Problem to solve: What is needed is the run of lines from the one with "step 2: δ = -0.41, a = -2.5" through the close of the data, set down exactly.

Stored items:
------------------------------
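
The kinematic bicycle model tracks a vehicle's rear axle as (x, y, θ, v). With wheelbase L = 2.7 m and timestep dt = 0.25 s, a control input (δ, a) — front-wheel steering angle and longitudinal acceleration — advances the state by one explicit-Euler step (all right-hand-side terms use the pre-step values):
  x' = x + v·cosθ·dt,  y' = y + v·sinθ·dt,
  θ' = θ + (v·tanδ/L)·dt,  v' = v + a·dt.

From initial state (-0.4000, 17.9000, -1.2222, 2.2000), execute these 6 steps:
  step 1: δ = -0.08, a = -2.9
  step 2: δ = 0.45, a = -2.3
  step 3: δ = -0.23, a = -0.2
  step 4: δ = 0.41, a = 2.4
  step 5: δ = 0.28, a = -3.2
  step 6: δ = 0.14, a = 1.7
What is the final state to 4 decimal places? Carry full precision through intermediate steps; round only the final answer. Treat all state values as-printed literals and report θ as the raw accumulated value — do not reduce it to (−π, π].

(0.2903, 16.1514, -1.1108, 1.0750)

after step 1 (δ=-0.08, a=-2.9): (-0.212132, 17.383081, -1.238531, 1.475000)
after step 2 (δ=0.45, a=-2.3): (-0.091851, 17.034499, -1.172558, 0.900000)
after step 3 (δ=-0.23, a=-0.2): (-0.004597, 16.827106, -1.192070, 0.850000)
after step 4 (δ=0.41, a=2.4): (0.073972, 16.629665, -1.157863, 1.450000)
after step 5 (δ=0.28, a=-3.2): (0.219443, 16.297634, -1.119256, 0.650000)
after step 6 (δ=0.14, a=1.7): (0.290350, 16.151420, -1.110775, 1.075000)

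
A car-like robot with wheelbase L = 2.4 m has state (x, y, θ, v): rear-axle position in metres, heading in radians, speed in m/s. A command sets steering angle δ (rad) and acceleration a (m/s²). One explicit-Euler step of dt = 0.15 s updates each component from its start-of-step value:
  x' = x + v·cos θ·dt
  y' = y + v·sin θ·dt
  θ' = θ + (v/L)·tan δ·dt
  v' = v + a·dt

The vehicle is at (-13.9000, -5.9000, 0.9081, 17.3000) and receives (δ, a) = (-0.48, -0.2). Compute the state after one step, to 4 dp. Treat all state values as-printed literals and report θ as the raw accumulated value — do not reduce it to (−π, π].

x' = -13.9000 + 17.3000·cos(0.9081)·0.15 = -12.3034
y' = -5.9000 + 17.3000·sin(0.9081)·0.15 = -3.8543
θ' = 0.9081 + (17.3000/2.4)·tan(-0.48)·0.15 = 0.3452
v' = 17.3000 − 0.2000·0.15 = 17.2700

(-12.3034, -3.8543, 0.3452, 17.2700)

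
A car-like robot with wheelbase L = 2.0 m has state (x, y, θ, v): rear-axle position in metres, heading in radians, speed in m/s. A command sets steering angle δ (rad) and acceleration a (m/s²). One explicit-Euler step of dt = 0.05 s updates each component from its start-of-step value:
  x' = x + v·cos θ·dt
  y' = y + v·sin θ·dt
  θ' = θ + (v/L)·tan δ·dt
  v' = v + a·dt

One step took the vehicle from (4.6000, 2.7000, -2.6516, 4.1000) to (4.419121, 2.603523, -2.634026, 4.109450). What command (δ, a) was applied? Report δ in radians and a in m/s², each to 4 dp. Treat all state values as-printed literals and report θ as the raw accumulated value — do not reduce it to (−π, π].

a = (v'−v)/dt = (0.009450)/0.05 = 0.1890
Δθ = θ'−θ = 0.017574;  (v·dt/L) = 4.1000·0.05/2.0 = 0.102500
tan δ = Δθ·L/(v·dt) = 0.171454  →  δ = 0.1698

δ = 0.1698, a = 0.1890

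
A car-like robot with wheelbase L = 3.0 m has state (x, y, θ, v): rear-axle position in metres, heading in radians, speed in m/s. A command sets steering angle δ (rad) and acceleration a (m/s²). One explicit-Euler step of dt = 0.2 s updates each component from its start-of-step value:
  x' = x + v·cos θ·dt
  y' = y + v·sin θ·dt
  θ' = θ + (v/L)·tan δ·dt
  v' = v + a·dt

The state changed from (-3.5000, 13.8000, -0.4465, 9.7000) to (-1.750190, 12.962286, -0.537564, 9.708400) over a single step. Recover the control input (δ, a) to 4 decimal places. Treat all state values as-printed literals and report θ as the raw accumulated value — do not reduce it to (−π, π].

δ = -0.1399, a = 0.0420

a = (v'−v)/dt = (0.008400)/0.2 = 0.0420
Δθ = θ'−θ = -0.091064;  (v·dt/L) = 9.7000·0.2/3.0 = 0.646667
tan δ = Δθ·L/(v·dt) = -0.140821  →  δ = -0.1399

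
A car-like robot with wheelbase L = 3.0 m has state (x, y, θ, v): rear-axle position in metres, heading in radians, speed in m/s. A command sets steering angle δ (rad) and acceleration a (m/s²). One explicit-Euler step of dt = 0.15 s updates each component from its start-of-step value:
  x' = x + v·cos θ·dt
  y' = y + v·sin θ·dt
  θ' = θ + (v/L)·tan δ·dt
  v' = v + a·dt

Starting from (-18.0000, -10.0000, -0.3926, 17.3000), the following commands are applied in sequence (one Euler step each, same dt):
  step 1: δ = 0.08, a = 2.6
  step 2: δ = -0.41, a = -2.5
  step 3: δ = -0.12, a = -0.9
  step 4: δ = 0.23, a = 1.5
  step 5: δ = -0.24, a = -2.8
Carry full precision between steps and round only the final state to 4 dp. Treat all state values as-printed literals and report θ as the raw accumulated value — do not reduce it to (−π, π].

(-7.2014, -16.8919, -0.8239, 16.9850)

after step 1 (δ=0.08, a=2.6): (-15.602434, -10.992826, -0.323252, 17.690000)
after step 2 (δ=-0.41, a=-2.5): (-13.086366, -11.835715, -0.707683, 17.315000)
after step 3 (δ=-0.12, a=-0.9): (-11.112794, -13.524123, -0.812075, 17.180000)
after step 4 (δ=0.23, a=1.5): (-9.339833, -15.394293, -0.610946, 17.405000)
after step 5 (δ=-0.24, a=-2.8): (-7.201352, -16.891930, -0.823910, 16.985000)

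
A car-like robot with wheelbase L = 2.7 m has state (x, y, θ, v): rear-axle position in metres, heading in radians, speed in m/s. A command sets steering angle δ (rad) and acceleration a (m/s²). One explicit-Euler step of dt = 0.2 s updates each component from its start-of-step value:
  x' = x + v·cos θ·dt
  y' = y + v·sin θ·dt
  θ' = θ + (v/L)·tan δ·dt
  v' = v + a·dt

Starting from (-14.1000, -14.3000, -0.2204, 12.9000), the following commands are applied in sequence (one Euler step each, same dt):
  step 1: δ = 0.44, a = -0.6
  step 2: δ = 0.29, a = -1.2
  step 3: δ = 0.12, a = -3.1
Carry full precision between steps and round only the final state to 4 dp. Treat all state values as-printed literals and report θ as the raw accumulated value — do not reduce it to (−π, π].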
------------------------------
Response to this exercise:
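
  step 2: δ = -0.41, a = -2.5
  step 3: δ = -0.12, a = -0.9
  step 4: δ = 0.23, a = 1.5
  step 5: δ = -0.24, a = -2.8
Carry full precision between steps and round only the final state to 4 dp. Treat all state values as-printed literals and report θ as the raw accumulated value — do not reduce it to (−π, π].

(-7.2014, -16.8919, -0.8239, 16.9850)

after step 1 (δ=0.08, a=2.6): (-15.602434, -10.992826, -0.323252, 17.690000)
after step 2 (δ=-0.41, a=-2.5): (-13.086366, -11.835715, -0.707683, 17.315000)
after step 3 (δ=-0.12, a=-0.9): (-11.112794, -13.524123, -0.812075, 17.180000)
after step 4 (δ=0.23, a=1.5): (-9.339833, -15.394293, -0.610946, 17.405000)
after step 5 (δ=-0.24, a=-2.8): (-7.201352, -16.891930, -0.823910, 16.985000)

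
A car-like robot with wheelbase L = 2.7 m has state (x, y, θ, v): rear-axle position in metres, heading in radians, speed in m/s. A command sets steering angle δ (rad) and acceleration a (m/s²). One explicit-Euler step of dt = 0.2 s updates each component from its start-of-step value:
  x' = x + v·cos θ·dt
  y' = y + v·sin θ·dt
  θ' = θ + (v/L)·tan δ·dt
  v' = v + a·dt

Starting from (-14.1000, -14.3000, -0.2204, 12.9000), the following commands are applied in sequence (one Euler step each, same dt):
  step 1: δ = 0.44, a = -0.6
  step 2: δ = 0.29, a = -1.2
  step 3: δ = 0.12, a = -3.1
Carry full precision between steps and round only the final state to 4 dp. Treat all state values as-printed literals and report θ as the raw accumulated value — do not reduce it to (−π, π].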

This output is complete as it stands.